# Required action:
Return the data below in full. Keep each character unchanged.

# Items listed in a dataset:
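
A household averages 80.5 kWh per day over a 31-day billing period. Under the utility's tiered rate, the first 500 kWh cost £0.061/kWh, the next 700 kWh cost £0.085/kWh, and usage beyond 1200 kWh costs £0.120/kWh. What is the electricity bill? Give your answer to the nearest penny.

Usage = 80.5 kWh/day × 31 days = 2495.5 kWh
First 500 kWh × £0.061 = £30.50
Next 700 kWh × £0.085 = £59.50
Remaining 1295.5 kWh × £0.120 = £155.46
Total = £245.46

£245.46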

# Final answer:
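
A household averages 80.5 kWh per day over a 31-day billing period. Under the utility's tiered rate, the first 500 kWh cost £0.061/kWh, the next 700 kWh cost £0.085/kWh, and usage beyond 1200 kWh costs £0.120/kWh. What is the electricity bill? Give your answer to the nearest penny.

Usage = 80.5 kWh/day × 31 days = 2495.5 kWh
First 500 kWh × £0.061 = £30.50
Next 700 kWh × £0.085 = £59.50
Remaining 1295.5 kWh × £0.120 = £155.46
Total = £245.46

£245.46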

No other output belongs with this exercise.